:: PROBLEM ::
From the line with "Data on 32 hourly" down to the final line of the material below, quote every line exactly and leave out all lines before it.

:: DATA FOR THIS TASK ::
──────────
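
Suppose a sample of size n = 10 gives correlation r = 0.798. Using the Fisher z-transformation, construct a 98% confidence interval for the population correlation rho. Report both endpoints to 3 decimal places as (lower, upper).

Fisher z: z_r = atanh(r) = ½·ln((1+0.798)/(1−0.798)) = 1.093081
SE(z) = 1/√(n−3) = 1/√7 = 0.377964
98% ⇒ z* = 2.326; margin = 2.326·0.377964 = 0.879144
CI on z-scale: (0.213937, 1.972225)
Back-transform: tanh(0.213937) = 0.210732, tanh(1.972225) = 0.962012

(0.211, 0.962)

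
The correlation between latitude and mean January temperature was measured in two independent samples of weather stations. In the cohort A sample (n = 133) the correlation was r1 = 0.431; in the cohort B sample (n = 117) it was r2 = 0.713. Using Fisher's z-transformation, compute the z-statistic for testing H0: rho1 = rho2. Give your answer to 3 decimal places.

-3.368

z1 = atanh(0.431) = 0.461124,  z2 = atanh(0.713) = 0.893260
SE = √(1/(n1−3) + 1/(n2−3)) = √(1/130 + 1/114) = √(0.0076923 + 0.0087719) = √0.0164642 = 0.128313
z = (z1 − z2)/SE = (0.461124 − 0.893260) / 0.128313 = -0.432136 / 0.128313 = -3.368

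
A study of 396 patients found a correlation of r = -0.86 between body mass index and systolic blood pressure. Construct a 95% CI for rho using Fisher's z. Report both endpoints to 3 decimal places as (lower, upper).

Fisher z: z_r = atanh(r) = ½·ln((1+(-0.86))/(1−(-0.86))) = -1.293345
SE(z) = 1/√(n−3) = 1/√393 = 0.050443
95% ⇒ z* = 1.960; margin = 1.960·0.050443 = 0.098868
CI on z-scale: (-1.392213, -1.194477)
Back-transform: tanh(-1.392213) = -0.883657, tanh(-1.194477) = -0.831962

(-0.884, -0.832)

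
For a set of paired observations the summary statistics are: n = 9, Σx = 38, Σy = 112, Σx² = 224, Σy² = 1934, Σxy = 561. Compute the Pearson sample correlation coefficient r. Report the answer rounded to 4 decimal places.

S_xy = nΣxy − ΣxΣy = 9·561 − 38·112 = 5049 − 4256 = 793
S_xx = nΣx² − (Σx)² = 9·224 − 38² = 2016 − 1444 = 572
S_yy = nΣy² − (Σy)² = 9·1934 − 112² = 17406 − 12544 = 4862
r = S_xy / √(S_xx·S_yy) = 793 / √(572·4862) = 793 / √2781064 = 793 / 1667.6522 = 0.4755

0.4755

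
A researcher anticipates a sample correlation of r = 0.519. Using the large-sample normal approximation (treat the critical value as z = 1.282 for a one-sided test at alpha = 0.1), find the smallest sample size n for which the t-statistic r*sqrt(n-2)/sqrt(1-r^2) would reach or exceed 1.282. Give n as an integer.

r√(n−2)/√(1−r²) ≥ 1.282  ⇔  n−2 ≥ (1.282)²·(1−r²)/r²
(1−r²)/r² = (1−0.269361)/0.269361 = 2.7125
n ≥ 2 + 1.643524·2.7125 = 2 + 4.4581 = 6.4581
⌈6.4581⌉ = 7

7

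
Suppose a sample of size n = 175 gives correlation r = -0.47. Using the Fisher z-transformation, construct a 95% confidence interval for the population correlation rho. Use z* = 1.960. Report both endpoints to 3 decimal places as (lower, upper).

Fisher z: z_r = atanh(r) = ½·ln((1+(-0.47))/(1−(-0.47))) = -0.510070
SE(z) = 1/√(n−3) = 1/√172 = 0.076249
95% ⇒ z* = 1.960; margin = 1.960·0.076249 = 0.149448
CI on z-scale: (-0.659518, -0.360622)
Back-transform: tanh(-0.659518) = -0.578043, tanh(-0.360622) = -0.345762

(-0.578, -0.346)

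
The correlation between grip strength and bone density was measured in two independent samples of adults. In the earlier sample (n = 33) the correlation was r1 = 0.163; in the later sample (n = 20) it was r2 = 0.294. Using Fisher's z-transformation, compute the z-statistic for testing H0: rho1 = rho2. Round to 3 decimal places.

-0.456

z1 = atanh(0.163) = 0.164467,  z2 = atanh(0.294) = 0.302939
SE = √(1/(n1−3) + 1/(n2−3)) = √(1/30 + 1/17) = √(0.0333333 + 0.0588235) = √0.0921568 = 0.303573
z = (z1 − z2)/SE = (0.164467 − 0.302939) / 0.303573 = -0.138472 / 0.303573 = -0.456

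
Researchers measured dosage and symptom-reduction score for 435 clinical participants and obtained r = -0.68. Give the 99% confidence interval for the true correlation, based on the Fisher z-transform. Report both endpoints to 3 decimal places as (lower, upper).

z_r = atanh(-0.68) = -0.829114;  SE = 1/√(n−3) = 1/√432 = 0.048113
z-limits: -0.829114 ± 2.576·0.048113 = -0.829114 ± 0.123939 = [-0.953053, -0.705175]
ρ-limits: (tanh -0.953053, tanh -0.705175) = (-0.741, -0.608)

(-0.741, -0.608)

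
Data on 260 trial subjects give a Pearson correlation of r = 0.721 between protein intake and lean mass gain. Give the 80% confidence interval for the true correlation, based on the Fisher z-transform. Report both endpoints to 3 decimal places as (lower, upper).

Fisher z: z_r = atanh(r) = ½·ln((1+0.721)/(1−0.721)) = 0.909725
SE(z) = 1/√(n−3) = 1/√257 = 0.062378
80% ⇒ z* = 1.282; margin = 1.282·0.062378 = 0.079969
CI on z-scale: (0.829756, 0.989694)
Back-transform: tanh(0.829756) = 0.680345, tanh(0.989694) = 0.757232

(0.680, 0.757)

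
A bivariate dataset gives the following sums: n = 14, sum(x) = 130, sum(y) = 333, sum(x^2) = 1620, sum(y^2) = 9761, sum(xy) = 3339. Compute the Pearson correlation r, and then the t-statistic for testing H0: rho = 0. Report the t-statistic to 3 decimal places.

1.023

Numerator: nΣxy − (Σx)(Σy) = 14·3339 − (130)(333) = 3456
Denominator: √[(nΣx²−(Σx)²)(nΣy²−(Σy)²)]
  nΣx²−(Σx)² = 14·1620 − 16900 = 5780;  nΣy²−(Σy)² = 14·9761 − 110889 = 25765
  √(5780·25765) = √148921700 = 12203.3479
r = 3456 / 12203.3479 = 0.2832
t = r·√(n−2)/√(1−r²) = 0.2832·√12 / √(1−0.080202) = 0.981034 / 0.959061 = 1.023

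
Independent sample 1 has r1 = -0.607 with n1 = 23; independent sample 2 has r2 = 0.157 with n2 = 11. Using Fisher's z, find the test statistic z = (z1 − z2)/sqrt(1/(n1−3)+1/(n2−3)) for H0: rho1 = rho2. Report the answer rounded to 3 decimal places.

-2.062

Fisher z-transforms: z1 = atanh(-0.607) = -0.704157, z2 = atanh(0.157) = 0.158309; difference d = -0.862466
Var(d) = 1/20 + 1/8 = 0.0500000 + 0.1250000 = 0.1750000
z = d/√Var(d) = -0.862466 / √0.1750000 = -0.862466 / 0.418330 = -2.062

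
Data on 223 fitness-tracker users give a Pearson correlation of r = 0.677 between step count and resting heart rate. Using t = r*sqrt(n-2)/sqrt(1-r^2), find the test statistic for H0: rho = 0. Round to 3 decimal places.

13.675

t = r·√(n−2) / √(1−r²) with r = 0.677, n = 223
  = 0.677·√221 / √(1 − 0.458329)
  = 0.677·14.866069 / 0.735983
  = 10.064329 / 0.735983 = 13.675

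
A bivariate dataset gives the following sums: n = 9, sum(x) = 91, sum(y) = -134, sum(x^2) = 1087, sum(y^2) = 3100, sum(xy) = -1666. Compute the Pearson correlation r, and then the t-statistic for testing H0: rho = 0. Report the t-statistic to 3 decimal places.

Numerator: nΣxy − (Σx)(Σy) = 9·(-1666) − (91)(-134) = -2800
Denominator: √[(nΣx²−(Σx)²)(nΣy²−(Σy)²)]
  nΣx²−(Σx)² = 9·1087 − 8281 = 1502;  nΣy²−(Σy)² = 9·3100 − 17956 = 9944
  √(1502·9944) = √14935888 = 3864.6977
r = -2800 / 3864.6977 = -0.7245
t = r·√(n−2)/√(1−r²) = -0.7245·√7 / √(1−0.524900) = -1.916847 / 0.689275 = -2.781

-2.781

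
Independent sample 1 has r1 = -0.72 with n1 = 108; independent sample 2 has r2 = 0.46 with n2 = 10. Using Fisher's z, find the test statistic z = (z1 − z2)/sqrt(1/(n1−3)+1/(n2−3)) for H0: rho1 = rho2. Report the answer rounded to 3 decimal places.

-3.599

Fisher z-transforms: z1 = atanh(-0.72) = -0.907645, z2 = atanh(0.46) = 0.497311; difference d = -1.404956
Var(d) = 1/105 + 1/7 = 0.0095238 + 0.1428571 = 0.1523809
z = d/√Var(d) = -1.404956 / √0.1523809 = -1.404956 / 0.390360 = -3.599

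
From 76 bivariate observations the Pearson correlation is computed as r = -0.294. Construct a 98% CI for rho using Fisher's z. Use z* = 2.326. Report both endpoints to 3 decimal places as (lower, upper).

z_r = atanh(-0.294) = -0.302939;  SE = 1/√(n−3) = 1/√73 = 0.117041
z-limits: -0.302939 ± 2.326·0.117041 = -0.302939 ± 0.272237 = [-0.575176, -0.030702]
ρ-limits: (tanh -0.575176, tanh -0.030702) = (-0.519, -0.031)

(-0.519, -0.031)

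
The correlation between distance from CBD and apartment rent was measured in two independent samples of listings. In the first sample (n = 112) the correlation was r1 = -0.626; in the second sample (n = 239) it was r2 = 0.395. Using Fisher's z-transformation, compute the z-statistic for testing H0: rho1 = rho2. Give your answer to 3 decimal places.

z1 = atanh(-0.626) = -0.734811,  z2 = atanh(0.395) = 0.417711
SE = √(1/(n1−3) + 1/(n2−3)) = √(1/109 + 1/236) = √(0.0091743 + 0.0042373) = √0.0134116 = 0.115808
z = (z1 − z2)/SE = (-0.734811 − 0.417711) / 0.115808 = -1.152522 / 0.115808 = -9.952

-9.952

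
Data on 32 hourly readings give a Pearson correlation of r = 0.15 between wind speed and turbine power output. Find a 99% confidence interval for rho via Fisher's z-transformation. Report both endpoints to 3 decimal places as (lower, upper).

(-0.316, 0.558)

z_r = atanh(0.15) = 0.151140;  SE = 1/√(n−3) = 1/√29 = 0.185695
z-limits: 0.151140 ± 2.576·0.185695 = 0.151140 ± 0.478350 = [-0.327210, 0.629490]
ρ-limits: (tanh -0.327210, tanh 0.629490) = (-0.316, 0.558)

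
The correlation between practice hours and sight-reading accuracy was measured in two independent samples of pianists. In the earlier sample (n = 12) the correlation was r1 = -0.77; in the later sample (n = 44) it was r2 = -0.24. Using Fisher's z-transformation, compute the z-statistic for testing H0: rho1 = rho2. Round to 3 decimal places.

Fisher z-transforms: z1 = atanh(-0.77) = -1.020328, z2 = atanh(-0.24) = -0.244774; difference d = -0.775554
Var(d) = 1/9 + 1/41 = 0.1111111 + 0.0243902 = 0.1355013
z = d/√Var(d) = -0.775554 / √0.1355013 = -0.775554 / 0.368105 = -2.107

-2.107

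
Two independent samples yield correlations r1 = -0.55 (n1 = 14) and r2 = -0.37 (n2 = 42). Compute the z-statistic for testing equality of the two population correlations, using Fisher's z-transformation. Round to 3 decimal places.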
──────────
:: COMPLETED EXERCISE ::
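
Data on 32 hourly readings give a Pearson correlation of r = 0.15 between wind speed and turbine power output. Find a 99% confidence interval for rho via Fisher's z-transformation. Report both endpoints to 3 decimal places as (lower, upper).

(-0.316, 0.558)

z_r = atanh(0.15) = 0.151140;  SE = 1/√(n−3) = 1/√29 = 0.185695
z-limits: 0.151140 ± 2.576·0.185695 = 0.151140 ± 0.478350 = [-0.327210, 0.629490]
ρ-limits: (tanh -0.327210, tanh 0.629490) = (-0.316, 0.558)

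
The correlation between practice hours and sight-reading accuracy was measured in two independent samples of pianists. In the earlier sample (n = 12) the correlation was r1 = -0.77; in the later sample (n = 44) it was r2 = -0.24. Using Fisher's z-transformation, compute the z-statistic for testing H0: rho1 = rho2. Round to 3 decimal places.

Fisher z-transforms: z1 = atanh(-0.77) = -1.020328, z2 = atanh(-0.24) = -0.244774; difference d = -0.775554
Var(d) = 1/9 + 1/41 = 0.1111111 + 0.0243902 = 0.1355013
z = d/√Var(d) = -0.775554 / √0.1355013 = -0.775554 / 0.368105 = -2.107

-2.107

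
Two independent samples yield correlations r1 = -0.55 (n1 = 14) and r2 = -0.37 (n2 = 42). Compute the z-statistic for testing equality of the two population correlations, using Fisher's z-transformation. Round to 3 decimal places.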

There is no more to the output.